**Exercise brief:** Go through the lines below and copy each one that holds the string "Find".

**Data to use:**
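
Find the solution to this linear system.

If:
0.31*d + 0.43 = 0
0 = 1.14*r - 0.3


Then:
d = -1.39
r = 0.26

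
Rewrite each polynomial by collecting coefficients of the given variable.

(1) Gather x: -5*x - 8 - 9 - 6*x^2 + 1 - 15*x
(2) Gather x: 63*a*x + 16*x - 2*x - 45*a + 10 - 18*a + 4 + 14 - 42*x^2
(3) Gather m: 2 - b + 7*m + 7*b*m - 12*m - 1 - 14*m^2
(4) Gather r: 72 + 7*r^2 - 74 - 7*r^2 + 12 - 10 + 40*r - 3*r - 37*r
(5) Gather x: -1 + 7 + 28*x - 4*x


(1) = -6*x^2 - 20*x - 16
(2) = -63*a - 42*x^2 + x*(63*a + 14) + 28
(3) = -b - 14*m^2 + m*(7*b - 5) + 1
(4) = 0
(5) = 24*x + 6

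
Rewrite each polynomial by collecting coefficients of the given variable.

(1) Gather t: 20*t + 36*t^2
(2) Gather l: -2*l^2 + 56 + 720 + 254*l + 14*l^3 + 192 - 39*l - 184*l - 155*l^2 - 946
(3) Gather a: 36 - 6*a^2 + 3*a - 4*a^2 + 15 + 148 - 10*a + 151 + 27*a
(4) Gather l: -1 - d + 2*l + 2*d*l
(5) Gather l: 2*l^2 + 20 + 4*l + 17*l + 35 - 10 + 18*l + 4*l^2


(1) = 36*t^2 + 20*t
(2) = 14*l^3 - 157*l^2 + 31*l + 22
(3) = -10*a^2 + 20*a + 350
(4) = -d + l*(2*d + 2) - 1
(5) = 6*l^2 + 39*l + 45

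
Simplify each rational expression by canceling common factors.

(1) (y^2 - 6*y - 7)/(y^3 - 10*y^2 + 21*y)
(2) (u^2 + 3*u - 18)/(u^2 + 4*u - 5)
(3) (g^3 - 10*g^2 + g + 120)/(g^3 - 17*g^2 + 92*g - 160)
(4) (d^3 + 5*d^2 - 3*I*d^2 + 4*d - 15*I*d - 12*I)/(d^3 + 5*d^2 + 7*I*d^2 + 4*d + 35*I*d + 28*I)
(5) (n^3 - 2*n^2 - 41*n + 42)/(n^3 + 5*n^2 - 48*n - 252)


(1) = (y + 1)/(y^2 - 3*y)
(2) = (u^2 + 3*u - 18)/(u^2 + 4*u - 5)
(3) = (g + 3)/(g - 4)
(4) = (d - 3*I)/(d + 7*I)
(5) = (n - 1)/(n + 6)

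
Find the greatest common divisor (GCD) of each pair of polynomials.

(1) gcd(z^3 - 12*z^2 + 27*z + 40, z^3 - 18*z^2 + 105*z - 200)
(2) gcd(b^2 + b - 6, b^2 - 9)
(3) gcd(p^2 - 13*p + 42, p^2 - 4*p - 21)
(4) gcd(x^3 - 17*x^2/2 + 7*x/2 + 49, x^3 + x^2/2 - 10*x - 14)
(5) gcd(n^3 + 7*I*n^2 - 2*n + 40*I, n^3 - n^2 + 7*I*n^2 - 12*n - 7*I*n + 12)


(1) = z^2 - 13*z + 40
(2) = b + 3
(3) = p - 7
(4) = x^2 - 3*x/2 - 7
(5) = gcd((n - 2*I)*(n + 4*I)*(n + 5*I), (n - 1)*(n + 3*I)*(n + 4*I)) = n + 4*I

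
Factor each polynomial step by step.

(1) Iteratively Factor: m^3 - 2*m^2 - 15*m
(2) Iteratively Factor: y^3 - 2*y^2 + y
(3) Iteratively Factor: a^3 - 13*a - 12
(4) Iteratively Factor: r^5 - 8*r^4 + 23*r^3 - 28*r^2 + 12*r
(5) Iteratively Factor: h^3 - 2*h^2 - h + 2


(1) = (m - 5)*(m^2 + 3*m) = (m - 5)*(m + 3)*(m)
(2) = (y - 1)*(y^2 - y) = y*(y - 1)*(y - 1)
(3) = (a + 1)*(a^2 - a - 12) = (a - 4)*(a + 1)*(a + 3)
(4) = (r - 1)*(r^4 - 7*r^3 + 16*r^2 - 12*r) = (r - 3)*(r - 1)*(r^3 - 4*r^2 + 4*r) = (r - 3)*(r - 2)*(r - 1)*(r^2 - 2*r) = (r - 3)*(r - 2)^2*(r - 1)*(r)
(5) = (h - 2)*(h^2 - 1) = (h - 2)*(h + 1)*(h - 1)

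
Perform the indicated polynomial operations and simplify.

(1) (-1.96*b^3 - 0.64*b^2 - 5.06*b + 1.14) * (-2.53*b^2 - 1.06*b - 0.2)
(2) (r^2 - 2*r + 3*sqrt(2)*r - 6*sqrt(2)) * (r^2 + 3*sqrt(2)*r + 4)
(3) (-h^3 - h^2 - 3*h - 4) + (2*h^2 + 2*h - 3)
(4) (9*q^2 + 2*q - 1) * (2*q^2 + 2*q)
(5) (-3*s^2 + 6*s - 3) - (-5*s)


(1) = 4.9588*b^5 + 3.6968*b^4 + 13.8722*b^3 + 2.6074*b^2 - 0.1964*b - 0.228
(2) = r^4 - 2*r^3 + 6*sqrt(2)*r^3 - 12*sqrt(2)*r^2 + 22*r^2 - 44*r + 12*sqrt(2)*r - 24*sqrt(2)
(3) = -h^3 + h^2 - h - 7
(4) = 18*q^4 + 22*q^3 + 2*q^2 - 2*q
(5) = -3*s^2 + 11*s - 3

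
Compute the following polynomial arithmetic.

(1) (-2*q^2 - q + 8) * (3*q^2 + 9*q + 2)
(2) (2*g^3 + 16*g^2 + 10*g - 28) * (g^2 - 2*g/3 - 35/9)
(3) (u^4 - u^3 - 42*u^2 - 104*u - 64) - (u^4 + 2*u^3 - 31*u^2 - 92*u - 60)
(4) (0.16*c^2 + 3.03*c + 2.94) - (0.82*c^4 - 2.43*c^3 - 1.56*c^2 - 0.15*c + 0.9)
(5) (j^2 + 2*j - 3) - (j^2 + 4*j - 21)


(1) = -6*q^4 - 21*q^3 + 11*q^2 + 70*q + 16
(2) = 2*g^5 + 44*g^4/3 - 76*g^3/9 - 872*g^2/9 - 182*g/9 + 980/9
(3) = -3*u^3 - 11*u^2 - 12*u - 4
(4) = -0.82*c^4 + 2.43*c^3 + 1.72*c^2 + 3.18*c + 2.04
(5) = 18 - 2*j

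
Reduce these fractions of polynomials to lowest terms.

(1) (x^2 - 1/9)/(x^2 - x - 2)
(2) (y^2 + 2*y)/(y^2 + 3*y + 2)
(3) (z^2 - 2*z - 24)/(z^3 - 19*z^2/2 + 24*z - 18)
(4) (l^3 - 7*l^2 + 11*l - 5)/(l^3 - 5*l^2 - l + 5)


(1) = (9*x^2 - 1)/(9*x^2 - 9*x - 18)
(2) = y/(y + 1)
(3) = (2*z + 8)/(2*z^2 - 7*z + 6)
(4) = (l - 1)/(l + 1)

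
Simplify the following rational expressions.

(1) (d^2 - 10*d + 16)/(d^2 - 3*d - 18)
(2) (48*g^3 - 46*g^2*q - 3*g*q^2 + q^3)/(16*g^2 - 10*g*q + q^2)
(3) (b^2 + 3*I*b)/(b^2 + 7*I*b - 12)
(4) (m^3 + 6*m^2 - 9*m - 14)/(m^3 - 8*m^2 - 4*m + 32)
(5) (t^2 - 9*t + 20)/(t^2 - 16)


(1) = (d^2 - 10*d + 16)/(d^2 - 3*d - 18)
(2) = (-6*g^2 + 5*g*q + q^2)/(-2*g + q)
(3) = b/(b + 4*I)
(4) = (m^2 + 8*m + 7)/(m^2 - 6*m - 16)
(5) = (t - 5)/(t + 4)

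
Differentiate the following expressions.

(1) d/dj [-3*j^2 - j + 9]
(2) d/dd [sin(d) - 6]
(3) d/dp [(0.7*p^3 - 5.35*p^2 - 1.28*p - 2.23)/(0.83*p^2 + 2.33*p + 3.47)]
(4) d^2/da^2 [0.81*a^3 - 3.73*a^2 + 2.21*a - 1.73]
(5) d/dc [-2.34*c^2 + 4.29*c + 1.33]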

**Solved problem:**
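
Find the solution to this linear system.
Find the greatest common divisor (GCD) of each pair of polynomials.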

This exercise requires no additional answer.